= Input records =
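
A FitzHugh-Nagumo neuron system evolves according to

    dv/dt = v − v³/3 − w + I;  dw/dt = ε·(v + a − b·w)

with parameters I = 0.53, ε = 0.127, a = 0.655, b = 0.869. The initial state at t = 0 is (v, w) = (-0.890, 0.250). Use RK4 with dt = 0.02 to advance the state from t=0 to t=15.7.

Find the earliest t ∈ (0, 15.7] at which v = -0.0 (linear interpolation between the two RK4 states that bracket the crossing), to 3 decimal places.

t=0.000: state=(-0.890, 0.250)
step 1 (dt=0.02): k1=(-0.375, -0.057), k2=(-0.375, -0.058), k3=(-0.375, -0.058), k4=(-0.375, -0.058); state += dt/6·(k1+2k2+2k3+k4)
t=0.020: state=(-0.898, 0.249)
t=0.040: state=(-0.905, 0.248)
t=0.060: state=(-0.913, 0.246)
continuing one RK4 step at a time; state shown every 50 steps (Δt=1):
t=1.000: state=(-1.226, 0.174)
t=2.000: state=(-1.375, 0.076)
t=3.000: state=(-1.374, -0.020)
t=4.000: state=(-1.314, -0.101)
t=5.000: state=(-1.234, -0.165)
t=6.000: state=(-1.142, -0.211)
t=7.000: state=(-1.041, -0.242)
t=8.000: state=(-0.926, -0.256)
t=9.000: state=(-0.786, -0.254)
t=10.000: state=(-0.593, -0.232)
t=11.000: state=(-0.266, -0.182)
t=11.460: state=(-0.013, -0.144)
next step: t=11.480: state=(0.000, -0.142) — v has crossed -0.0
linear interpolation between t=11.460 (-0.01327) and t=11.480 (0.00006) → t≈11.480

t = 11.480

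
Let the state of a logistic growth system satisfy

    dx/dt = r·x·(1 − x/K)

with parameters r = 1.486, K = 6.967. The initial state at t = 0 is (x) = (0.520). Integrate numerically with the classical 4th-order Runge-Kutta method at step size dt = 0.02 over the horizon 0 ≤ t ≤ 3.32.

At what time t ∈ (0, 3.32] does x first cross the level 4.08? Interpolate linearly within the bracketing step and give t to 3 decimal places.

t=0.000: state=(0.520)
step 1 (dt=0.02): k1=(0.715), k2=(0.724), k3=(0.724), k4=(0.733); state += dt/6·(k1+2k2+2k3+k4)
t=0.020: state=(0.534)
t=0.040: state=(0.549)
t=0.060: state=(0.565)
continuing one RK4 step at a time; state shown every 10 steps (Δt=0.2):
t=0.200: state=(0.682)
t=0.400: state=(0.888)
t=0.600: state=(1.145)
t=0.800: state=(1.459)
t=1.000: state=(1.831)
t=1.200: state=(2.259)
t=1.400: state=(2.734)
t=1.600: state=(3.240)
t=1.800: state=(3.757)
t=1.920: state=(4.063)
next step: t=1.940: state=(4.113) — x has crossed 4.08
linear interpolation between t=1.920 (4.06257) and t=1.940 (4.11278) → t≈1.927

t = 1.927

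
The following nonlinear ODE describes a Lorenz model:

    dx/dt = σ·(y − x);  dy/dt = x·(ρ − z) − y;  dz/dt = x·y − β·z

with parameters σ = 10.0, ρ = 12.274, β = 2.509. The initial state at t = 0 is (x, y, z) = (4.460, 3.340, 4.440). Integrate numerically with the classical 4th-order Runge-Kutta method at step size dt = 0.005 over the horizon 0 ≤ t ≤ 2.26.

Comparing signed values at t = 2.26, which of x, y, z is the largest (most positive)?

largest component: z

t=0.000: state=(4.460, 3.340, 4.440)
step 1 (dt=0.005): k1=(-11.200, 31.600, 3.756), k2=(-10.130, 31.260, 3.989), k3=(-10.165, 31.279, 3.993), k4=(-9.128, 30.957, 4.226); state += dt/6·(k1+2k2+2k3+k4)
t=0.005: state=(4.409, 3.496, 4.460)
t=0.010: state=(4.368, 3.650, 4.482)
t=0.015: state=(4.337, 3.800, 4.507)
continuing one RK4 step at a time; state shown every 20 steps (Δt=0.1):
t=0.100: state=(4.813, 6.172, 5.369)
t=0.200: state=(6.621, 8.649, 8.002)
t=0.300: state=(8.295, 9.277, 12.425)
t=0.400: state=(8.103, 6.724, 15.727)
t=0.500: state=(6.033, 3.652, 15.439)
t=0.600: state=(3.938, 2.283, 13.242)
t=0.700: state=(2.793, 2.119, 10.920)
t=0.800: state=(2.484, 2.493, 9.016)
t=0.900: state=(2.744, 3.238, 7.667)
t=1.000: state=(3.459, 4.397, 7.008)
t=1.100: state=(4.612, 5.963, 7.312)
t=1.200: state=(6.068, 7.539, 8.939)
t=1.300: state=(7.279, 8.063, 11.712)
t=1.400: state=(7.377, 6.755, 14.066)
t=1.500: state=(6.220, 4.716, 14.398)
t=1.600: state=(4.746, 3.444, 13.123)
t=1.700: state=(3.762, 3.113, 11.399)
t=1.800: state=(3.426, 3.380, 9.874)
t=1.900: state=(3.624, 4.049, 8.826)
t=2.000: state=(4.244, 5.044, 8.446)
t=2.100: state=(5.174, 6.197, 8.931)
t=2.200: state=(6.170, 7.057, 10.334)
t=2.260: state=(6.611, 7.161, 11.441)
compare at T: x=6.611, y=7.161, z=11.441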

= What you will do =
Every line above should be duplicated exactly as it stands.

= Solution to the problem =
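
A FitzHugh-Nagumo neuron system evolves according to

    dv/dt = v − v³/3 − w + I;  dw/dt = ε·(v + a − b·w)

with parameters I = 0.53, ε = 0.127, a = 0.655, b = 0.869. The initial state at t = 0 is (v, w) = (-0.890, 0.250). Use RK4 with dt = 0.02 to advance the state from t=0 to t=15.7.

Find the earliest t ∈ (0, 15.7] at which v = -0.0 (linear interpolation between the two RK4 states that bracket the crossing), to 3 decimal places.

t=0.000: state=(-0.890, 0.250)
step 1 (dt=0.02): k1=(-0.375, -0.057), k2=(-0.375, -0.058), k3=(-0.375, -0.058), k4=(-0.375, -0.058); state += dt/6·(k1+2k2+2k3+k4)
t=0.020: state=(-0.898, 0.249)
t=0.040: state=(-0.905, 0.248)
t=0.060: state=(-0.913, 0.246)
continuing one RK4 step at a time; state shown every 50 steps (Δt=1):
t=1.000: state=(-1.226, 0.174)
t=2.000: state=(-1.375, 0.076)
t=3.000: state=(-1.374, -0.020)
t=4.000: state=(-1.314, -0.101)
t=5.000: state=(-1.234, -0.165)
t=6.000: state=(-1.142, -0.211)
t=7.000: state=(-1.041, -0.242)
t=8.000: state=(-0.926, -0.256)
t=9.000: state=(-0.786, -0.254)
t=10.000: state=(-0.593, -0.232)
t=11.000: state=(-0.266, -0.182)
t=11.460: state=(-0.013, -0.144)
next step: t=11.480: state=(0.000, -0.142) — v has crossed -0.0
linear interpolation between t=11.460 (-0.01327) and t=11.480 (0.00006) → t≈11.480

t = 11.480

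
Let the state of a logistic growth system satisfy

    dx/dt = r·x·(1 − x/K)

with parameters r = 1.486, K = 6.967. The initial state at t = 0 is (x) = (0.520). Integrate numerically with the classical 4th-order Runge-Kutta method at step size dt = 0.02 over the horizon 0 ≤ t ≤ 3.32.

At what time t ∈ (0, 3.32] does x first cross the level 4.08? Interpolate linearly within the bracketing step and give t to 3 decimal places.

t=0.000: state=(0.520)
step 1 (dt=0.02): k1=(0.715), k2=(0.724), k3=(0.724), k4=(0.733); state += dt/6·(k1+2k2+2k3+k4)
t=0.020: state=(0.534)
t=0.040: state=(0.549)
t=0.060: state=(0.565)
continuing one RK4 step at a time; state shown every 10 steps (Δt=0.2):
t=0.200: state=(0.682)
t=0.400: state=(0.888)
t=0.600: state=(1.145)
t=0.800: state=(1.459)
t=1.000: state=(1.831)
t=1.200: state=(2.259)
t=1.400: state=(2.734)
t=1.600: state=(3.240)
t=1.800: state=(3.757)
t=1.920: state=(4.063)
next step: t=1.940: state=(4.113) — x has crossed 4.08
linear interpolation between t=1.920 (4.06257) and t=1.940 (4.11278) → t≈1.927

t = 1.927

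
The following nonlinear ODE describes a Lorenz model:

    dx/dt = σ·(y − x);  dy/dt = x·(ρ − z) − y;  dz/dt = x·y − β·z

with parameters σ = 10.0, ρ = 12.274, β = 2.509. The initial state at t = 0 is (x, y, z) = (4.460, 3.340, 4.440). Integrate numerically with the classical 4th-order Runge-Kutta method at step size dt = 0.005 over the horizon 0 ≤ t ≤ 2.26.

Comparing signed values at t = 2.26, which of x, y, z is the largest (most positive)?

largest component: z

t=0.000: state=(4.460, 3.340, 4.440)
step 1 (dt=0.005): k1=(-11.200, 31.600, 3.756), k2=(-10.130, 31.260, 3.989), k3=(-10.165, 31.279, 3.993), k4=(-9.128, 30.957, 4.226); state += dt/6·(k1+2k2+2k3+k4)
t=0.005: state=(4.409, 3.496, 4.460)
t=0.010: state=(4.368, 3.650, 4.482)
t=0.015: state=(4.337, 3.800, 4.507)
continuing one RK4 step at a time; state shown every 20 steps (Δt=0.1):
t=0.100: state=(4.813, 6.172, 5.369)
t=0.200: state=(6.621, 8.649, 8.002)
t=0.300: state=(8.295, 9.277, 12.425)
t=0.400: state=(8.103, 6.724, 15.727)
t=0.500: state=(6.033, 3.652, 15.439)
t=0.600: state=(3.938, 2.283, 13.242)
t=0.700: state=(2.793, 2.119, 10.920)
t=0.800: state=(2.484, 2.493, 9.016)
t=0.900: state=(2.744, 3.238, 7.667)
t=1.000: state=(3.459, 4.397, 7.008)
t=1.100: state=(4.612, 5.963, 7.312)
t=1.200: state=(6.068, 7.539, 8.939)
t=1.300: state=(7.279, 8.063, 11.712)
t=1.400: state=(7.377, 6.755, 14.066)
t=1.500: state=(6.220, 4.716, 14.398)
t=1.600: state=(4.746, 3.444, 13.123)
t=1.700: state=(3.762, 3.113, 11.399)
t=1.800: state=(3.426, 3.380, 9.874)
t=1.900: state=(3.624, 4.049, 8.826)
t=2.000: state=(4.244, 5.044, 8.446)
t=2.100: state=(5.174, 6.197, 8.931)
t=2.200: state=(6.170, 7.057, 10.334)
t=2.260: state=(6.611, 7.161, 11.441)
compare at T: x=6.611, y=7.161, z=11.441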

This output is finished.